*Exercise data*

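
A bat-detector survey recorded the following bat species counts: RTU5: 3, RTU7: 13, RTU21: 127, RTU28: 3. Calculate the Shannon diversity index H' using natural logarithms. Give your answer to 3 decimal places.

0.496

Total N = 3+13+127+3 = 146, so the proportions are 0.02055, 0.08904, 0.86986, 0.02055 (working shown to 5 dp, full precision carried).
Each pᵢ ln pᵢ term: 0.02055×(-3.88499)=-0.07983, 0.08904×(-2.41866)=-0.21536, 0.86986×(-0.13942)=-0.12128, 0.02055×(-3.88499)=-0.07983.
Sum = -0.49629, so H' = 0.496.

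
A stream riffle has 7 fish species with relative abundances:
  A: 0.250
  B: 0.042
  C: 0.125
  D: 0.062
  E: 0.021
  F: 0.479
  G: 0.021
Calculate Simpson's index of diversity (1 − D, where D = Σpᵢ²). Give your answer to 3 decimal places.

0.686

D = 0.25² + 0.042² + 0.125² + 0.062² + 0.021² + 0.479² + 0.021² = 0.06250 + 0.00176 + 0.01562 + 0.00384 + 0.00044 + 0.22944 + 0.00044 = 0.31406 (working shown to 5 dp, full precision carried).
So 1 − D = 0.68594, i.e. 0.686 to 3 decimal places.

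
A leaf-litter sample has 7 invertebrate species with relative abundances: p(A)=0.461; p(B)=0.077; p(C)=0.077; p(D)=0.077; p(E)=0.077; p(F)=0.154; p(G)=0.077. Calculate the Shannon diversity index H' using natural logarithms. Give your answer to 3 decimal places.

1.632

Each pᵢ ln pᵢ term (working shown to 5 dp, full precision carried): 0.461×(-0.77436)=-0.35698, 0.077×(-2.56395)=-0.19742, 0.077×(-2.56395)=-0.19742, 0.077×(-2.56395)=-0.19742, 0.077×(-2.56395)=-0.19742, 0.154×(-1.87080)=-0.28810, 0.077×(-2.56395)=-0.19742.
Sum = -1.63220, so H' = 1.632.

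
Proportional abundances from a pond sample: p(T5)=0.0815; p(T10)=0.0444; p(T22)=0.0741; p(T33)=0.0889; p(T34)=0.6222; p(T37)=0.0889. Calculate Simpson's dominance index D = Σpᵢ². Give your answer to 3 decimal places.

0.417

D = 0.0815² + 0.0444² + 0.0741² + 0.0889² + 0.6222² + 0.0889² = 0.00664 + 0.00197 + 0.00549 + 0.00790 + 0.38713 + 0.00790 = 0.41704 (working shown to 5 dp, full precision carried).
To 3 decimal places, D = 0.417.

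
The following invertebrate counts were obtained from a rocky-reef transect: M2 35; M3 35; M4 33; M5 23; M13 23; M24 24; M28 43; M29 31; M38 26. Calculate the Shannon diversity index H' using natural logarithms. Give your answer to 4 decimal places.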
==
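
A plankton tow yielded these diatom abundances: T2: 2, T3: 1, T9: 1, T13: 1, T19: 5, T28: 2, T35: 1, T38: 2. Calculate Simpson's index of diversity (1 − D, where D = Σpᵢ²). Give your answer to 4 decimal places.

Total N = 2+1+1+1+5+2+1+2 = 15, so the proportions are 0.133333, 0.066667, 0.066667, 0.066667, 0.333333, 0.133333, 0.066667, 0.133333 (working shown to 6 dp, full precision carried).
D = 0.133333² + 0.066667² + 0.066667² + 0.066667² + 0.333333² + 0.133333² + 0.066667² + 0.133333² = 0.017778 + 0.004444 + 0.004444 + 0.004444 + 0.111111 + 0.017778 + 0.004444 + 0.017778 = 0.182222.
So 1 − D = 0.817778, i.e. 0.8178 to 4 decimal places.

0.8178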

*Task requirements*
Each line above from the one with "Proportional abundances from" up to and including the one with "The following invertebrate" must be set down exactly, and no line outside that span may appear.

*Answer area*
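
Proportional abundances from a pond sample: p(T5)=0.0815; p(T10)=0.0444; p(T22)=0.0741; p(T33)=0.0889; p(T34)=0.6222; p(T37)=0.0889. Calculate Simpson's dominance index D = Σpᵢ². Give your answer to 3 decimal places.

0.417

D = 0.0815² + 0.0444² + 0.0741² + 0.0889² + 0.6222² + 0.0889² = 0.00664 + 0.00197 + 0.00549 + 0.00790 + 0.38713 + 0.00790 = 0.41704 (working shown to 5 dp, full precision carried).
To 3 decimal places, D = 0.417.

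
The following invertebrate counts were obtained from a rocky-reef transect: M2 35; M3 35; M4 33; M5 23; M13 23; M24 24; M28 43; M29 31; M38 26. Calculate the Shannon diversity index H' using natural logarithms. Give your answer to 4 decimal places.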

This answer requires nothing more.